##### Records for the exercise
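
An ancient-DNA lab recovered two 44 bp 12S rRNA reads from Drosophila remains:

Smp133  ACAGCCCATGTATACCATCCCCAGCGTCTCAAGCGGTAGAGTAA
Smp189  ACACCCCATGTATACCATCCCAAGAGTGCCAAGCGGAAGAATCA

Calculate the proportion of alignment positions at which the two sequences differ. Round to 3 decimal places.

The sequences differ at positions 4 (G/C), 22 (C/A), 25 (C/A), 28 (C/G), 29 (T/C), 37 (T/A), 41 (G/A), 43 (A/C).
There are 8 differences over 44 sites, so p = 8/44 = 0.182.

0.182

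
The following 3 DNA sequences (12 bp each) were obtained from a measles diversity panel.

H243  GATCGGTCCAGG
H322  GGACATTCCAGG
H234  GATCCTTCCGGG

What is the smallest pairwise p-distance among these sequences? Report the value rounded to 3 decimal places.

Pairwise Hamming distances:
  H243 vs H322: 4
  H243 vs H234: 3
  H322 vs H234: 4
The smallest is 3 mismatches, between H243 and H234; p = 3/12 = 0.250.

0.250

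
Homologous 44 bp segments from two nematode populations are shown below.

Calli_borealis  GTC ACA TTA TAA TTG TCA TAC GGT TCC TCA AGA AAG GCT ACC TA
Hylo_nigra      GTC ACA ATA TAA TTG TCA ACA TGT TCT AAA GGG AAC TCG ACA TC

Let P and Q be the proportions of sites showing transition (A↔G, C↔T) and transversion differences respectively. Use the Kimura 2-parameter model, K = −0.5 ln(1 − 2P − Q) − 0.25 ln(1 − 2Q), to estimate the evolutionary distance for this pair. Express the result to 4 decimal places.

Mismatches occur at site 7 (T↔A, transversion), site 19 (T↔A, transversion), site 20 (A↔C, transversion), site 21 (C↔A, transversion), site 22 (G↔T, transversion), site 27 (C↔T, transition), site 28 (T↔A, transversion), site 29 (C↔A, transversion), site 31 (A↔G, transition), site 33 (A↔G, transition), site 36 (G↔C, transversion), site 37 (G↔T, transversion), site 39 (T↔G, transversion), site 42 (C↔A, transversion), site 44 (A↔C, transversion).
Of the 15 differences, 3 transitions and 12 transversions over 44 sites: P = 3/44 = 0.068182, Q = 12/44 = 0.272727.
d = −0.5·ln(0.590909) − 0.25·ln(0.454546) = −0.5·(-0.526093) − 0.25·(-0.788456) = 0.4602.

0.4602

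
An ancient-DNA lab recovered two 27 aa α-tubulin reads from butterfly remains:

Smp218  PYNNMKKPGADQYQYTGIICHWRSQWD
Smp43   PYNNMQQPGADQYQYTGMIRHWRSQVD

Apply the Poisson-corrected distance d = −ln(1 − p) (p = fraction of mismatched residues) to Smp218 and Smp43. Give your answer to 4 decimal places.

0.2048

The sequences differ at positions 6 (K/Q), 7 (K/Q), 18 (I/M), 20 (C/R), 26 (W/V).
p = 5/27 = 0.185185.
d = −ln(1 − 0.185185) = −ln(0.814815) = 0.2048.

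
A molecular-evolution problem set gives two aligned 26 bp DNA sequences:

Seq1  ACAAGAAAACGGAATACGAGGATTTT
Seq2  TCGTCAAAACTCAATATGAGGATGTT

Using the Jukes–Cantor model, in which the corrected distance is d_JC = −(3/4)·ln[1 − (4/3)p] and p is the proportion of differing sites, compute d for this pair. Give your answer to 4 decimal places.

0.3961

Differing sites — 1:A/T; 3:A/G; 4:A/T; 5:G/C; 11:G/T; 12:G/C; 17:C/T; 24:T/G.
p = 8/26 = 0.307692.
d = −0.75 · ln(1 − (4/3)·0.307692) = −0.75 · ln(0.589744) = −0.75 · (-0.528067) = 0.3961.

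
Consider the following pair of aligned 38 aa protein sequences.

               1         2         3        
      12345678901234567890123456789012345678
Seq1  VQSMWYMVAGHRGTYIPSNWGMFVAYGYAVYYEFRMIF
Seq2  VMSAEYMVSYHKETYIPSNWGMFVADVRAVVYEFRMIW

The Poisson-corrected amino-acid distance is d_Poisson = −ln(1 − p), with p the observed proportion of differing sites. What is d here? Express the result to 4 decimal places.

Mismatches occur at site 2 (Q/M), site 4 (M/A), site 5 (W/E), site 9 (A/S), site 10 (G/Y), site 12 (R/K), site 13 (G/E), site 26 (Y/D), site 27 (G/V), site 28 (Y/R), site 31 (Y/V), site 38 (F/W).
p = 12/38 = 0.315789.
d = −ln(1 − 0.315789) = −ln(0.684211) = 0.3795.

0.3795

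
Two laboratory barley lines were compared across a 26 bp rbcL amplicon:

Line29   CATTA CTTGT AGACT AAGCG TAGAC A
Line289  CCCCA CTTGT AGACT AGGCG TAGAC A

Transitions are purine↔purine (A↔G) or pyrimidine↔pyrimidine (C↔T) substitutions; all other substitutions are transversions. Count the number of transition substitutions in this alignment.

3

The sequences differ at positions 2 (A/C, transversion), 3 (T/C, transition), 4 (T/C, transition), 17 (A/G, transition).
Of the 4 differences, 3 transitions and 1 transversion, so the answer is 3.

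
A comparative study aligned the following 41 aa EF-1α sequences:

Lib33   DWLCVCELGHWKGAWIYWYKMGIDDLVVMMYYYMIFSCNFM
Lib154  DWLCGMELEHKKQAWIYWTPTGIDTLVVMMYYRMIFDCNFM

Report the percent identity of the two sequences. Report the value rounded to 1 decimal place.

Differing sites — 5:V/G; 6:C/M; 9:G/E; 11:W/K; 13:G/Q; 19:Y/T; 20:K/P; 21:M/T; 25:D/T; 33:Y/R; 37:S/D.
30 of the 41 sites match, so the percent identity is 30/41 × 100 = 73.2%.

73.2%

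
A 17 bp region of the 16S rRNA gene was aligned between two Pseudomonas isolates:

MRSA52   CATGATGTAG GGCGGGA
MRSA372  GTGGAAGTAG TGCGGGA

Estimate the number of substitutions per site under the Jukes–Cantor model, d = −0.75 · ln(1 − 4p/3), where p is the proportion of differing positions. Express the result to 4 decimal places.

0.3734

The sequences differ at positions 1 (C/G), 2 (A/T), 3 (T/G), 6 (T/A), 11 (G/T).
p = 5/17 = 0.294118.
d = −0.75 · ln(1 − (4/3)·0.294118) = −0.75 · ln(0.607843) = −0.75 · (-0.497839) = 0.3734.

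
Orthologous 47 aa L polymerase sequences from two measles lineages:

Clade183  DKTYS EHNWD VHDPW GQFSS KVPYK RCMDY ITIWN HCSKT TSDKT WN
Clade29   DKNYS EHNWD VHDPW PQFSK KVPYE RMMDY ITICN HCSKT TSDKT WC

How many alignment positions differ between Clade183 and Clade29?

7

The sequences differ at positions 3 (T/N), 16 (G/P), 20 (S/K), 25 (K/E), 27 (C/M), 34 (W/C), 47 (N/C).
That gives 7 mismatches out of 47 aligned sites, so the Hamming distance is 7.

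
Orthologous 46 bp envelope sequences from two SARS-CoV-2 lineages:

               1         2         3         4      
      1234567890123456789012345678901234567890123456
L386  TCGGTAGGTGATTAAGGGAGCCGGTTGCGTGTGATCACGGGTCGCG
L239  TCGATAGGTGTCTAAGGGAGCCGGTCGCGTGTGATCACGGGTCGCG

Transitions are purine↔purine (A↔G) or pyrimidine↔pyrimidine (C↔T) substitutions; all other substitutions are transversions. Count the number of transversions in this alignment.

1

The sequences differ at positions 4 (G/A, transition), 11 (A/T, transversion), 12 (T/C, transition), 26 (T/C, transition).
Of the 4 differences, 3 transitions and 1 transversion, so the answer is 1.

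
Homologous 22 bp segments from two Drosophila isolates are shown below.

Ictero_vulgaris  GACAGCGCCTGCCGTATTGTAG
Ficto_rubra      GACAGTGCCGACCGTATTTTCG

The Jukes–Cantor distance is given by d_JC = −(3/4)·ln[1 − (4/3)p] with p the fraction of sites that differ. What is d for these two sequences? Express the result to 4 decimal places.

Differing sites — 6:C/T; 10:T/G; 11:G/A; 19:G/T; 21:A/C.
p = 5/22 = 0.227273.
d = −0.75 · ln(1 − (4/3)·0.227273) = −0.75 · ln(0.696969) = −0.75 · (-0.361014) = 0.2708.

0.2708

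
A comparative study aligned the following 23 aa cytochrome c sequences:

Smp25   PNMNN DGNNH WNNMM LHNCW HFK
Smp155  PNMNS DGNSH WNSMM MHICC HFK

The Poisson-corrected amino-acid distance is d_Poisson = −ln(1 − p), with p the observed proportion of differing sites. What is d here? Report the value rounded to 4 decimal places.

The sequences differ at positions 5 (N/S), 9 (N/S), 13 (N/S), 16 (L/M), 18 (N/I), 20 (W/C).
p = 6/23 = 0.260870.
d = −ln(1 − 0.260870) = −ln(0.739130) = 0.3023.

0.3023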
##########
* _Your objective_
Please report every line of the records above that contains the word "CTTGT".

* _Exercise result_
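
Line29   CATTA CTTGT AGACT AAGCG TAGAC A
Line289  CCCCA CTTGT AGACT AGGCG TAGAC A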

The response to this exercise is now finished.